··· SUPPLIED MATERIAL

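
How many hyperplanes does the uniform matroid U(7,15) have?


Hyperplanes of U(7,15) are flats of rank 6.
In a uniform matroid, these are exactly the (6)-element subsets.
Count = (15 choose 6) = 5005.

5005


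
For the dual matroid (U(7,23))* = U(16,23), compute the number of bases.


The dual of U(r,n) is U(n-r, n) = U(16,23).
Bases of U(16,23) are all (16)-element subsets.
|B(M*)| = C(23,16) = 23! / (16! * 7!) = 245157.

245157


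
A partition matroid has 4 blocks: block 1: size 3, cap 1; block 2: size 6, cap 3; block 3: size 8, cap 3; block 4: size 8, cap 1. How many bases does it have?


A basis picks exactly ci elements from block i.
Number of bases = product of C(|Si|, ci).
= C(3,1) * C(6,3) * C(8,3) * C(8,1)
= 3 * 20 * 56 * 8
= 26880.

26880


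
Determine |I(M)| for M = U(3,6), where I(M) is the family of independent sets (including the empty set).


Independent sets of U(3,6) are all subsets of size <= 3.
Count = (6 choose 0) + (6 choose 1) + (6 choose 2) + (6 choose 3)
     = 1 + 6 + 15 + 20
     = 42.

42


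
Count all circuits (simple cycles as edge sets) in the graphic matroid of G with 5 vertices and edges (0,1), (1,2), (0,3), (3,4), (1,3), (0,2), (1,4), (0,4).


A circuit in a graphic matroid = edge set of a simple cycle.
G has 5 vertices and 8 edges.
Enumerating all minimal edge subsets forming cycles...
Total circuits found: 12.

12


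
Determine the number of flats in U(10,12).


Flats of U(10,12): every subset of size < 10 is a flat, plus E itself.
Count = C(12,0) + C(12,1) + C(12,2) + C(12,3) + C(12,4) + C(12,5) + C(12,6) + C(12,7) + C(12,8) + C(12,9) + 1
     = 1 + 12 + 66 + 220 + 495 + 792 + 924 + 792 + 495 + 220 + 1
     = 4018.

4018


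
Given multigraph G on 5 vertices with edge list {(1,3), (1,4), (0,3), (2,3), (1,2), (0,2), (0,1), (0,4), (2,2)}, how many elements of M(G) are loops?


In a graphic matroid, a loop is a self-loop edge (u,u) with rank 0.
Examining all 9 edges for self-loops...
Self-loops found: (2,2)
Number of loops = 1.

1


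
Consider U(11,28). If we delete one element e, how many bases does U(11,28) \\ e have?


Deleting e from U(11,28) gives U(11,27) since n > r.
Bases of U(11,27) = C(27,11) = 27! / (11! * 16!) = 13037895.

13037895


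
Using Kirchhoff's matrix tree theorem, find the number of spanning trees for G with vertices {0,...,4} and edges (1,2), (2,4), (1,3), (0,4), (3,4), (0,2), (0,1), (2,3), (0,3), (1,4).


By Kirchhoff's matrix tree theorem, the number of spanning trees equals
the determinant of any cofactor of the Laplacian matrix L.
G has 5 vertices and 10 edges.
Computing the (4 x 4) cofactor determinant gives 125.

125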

······

Repeat, word for word, every line from the line that contains "Using Kirchhoff's matrix" to the end of the entries; include both of those lines and no others.

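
Using Kirchhoff's matrix tree theorem, find the number of spanning trees for G with vertices {0,...,4} and edges (1,2), (2,4), (1,3), (0,4), (3,4), (0,2), (0,1), (2,3), (0,3), (1,4).


By Kirchhoff's matrix tree theorem, the number of spanning trees equals
the determinant of any cofactor of the Laplacian matrix L.
G has 5 vertices and 10 edges.
Computing the (4 x 4) cofactor determinant gives 125.

125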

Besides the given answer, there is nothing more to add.